(Your goal) Within the records below, filter for lines carrying the word "What" and copy them.

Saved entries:

■ ■ ■

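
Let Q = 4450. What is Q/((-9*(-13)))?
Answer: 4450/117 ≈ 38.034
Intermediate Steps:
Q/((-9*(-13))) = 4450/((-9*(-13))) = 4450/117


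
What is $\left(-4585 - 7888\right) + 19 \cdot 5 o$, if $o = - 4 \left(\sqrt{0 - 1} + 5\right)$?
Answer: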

■ ■ ■

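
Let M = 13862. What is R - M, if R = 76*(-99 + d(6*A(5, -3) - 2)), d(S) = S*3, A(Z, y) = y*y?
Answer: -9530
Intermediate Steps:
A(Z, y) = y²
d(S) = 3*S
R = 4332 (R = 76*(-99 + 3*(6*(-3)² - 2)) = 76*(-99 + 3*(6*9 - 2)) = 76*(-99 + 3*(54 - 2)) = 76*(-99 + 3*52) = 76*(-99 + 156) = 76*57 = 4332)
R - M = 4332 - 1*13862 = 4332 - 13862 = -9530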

■ ■ ■

(Solved exercise)
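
Let Q = 4450. What is Q/((-9*(-13)))?
What is $\left(-4585 - 7888\right) + 19 \cdot 5 o$, if $o = - 4 \left(\sqrt{0 - 1} + 5\right)$?
Let M = 13862. What is R - M, if R = 76*(-99 + d(6*A(5, -3) - 2)), d(S) = S*3, A(Z, y) = y*y?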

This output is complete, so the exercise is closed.